Top of MATERIAL PROVIDED

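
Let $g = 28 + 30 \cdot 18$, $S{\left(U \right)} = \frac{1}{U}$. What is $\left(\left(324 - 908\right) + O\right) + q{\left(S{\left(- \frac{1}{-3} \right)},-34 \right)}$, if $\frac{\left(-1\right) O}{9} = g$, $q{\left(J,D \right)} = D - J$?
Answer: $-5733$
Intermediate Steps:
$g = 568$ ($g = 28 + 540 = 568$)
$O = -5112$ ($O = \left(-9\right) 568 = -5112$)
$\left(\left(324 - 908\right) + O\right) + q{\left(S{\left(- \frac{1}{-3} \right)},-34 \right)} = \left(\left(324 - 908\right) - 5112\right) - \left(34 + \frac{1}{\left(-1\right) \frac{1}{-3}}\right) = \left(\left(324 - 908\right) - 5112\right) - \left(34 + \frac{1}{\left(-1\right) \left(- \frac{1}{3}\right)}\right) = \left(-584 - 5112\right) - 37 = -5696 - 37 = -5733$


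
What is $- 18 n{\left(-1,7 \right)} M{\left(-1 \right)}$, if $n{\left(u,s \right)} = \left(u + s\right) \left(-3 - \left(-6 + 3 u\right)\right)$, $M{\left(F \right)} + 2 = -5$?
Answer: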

Bottom of MATERIAL PROVIDED
Top of MATERIAL PROVIDED

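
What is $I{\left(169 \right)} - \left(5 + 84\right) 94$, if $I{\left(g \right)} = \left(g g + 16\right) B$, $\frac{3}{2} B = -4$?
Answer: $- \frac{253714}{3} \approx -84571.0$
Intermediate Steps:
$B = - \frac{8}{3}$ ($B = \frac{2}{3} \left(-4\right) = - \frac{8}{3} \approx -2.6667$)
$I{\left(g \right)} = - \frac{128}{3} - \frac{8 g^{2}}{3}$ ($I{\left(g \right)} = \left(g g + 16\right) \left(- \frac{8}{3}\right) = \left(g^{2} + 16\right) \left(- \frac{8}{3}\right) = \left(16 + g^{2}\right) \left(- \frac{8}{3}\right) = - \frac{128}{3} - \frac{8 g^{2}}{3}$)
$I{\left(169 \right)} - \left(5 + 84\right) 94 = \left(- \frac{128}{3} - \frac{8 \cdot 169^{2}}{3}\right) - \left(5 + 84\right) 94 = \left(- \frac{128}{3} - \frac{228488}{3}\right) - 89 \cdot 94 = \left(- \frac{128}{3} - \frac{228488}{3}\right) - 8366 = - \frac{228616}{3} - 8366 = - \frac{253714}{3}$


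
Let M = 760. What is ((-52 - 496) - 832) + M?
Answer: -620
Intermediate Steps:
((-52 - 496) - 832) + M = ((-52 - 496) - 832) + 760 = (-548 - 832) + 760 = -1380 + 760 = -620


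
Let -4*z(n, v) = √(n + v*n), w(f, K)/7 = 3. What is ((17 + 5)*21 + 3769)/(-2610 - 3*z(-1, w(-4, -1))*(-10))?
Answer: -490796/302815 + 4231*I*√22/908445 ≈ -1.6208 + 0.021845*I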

Bottom of MATERIAL PROVIDED

* _ACTION ITEM_:
Beginning at the line above that contains "Let $g = 28", return each line exactly through the line that contains "Answer: $-5733$", and no others.

* _RESULT FOR THIS EXERCISE_:
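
Let $g = 28 + 30 \cdot 18$, $S{\left(U \right)} = \frac{1}{U}$. What is $\left(\left(324 - 908\right) + O\right) + q{\left(S{\left(- \frac{1}{-3} \right)},-34 \right)}$, if $\frac{\left(-1\right) O}{9} = g$, $q{\left(J,D \right)} = D - J$?
Answer: $-5733$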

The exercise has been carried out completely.